Data:

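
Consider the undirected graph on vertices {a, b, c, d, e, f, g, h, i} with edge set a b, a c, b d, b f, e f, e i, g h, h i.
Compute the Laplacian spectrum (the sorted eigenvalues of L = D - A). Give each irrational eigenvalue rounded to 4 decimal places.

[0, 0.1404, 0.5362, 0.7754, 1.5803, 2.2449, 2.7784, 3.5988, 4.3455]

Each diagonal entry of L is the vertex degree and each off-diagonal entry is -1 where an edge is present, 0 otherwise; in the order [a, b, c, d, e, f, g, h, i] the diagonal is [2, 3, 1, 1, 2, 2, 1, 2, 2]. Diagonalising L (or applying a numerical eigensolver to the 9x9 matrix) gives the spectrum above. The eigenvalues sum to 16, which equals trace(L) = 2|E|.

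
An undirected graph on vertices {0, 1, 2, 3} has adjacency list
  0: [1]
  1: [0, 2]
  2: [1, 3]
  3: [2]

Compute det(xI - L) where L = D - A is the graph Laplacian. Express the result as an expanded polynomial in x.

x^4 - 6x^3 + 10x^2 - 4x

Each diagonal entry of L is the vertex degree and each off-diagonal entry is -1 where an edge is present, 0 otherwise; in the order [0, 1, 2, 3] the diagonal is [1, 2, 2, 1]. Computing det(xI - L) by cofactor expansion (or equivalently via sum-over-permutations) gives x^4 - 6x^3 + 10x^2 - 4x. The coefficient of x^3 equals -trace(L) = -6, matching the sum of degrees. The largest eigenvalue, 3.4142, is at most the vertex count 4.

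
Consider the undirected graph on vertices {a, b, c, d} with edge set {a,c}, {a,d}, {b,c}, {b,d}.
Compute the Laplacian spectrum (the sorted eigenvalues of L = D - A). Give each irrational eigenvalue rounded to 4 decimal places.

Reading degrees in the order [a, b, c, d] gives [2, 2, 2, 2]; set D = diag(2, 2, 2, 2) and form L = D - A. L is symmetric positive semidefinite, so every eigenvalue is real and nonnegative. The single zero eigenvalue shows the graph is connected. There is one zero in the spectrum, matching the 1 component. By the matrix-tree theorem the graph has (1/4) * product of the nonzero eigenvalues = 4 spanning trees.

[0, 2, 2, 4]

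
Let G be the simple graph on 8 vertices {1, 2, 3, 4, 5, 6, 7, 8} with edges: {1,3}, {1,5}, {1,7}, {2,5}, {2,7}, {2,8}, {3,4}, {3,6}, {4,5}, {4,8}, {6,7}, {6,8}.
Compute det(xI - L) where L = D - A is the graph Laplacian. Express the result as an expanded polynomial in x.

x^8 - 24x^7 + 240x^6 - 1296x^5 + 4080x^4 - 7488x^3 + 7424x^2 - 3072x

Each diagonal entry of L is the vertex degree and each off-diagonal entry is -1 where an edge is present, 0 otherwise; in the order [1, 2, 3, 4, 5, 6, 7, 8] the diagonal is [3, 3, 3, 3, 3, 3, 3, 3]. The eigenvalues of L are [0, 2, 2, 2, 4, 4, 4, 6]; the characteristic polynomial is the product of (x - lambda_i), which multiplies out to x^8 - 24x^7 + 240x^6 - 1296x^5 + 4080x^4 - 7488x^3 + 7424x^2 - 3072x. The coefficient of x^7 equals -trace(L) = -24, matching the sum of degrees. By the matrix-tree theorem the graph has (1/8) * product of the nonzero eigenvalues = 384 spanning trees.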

---

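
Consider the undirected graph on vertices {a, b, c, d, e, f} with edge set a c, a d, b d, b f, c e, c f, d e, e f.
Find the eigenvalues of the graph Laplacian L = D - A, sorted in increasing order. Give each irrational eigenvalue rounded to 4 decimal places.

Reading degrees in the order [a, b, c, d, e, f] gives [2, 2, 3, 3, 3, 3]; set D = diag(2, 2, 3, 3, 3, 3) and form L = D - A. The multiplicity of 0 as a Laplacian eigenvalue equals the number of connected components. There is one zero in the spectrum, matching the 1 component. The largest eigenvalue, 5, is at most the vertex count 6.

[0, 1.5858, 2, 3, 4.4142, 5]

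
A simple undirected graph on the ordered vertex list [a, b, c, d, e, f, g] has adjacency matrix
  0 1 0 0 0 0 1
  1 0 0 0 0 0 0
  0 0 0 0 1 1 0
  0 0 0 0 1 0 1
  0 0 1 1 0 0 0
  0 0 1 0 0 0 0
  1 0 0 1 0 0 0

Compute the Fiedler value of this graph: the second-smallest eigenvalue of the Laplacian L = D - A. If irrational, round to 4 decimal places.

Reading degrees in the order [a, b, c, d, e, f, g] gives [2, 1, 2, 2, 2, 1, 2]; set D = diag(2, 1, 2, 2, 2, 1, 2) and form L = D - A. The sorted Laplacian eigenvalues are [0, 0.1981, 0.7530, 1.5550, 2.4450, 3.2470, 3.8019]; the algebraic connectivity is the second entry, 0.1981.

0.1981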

...

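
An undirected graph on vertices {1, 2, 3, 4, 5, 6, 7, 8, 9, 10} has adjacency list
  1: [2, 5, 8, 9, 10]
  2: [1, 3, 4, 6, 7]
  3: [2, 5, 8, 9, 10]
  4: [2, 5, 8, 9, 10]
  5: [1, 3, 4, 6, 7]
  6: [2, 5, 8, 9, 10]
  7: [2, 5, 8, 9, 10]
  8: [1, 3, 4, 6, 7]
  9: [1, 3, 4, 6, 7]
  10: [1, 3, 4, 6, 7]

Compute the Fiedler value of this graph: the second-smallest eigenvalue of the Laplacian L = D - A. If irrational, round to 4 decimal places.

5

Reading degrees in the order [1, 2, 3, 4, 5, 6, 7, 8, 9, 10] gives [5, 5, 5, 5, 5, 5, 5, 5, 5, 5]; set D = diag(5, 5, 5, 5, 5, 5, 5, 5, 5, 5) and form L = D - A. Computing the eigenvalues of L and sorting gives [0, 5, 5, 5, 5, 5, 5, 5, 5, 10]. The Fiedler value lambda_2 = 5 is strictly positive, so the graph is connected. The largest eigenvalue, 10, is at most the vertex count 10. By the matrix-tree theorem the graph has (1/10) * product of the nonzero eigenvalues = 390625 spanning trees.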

Exercise details:
Search the records line by line for the word "simple" and copy every line where it appears.

Written solution:
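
Let G be the simple graph on 8 vertices {1, 2, 3, 4, 5, 6, 7, 8} with edges: {1,3}, {1,5}, {1,7}, {2,5}, {2,7}, {2,8}, {3,4}, {3,6}, {4,5}, {4,8}, {6,7}, {6,8}.
A simple undirected graph on the ordered vertex list [a, b, c, d, e, f, g] has adjacency matrix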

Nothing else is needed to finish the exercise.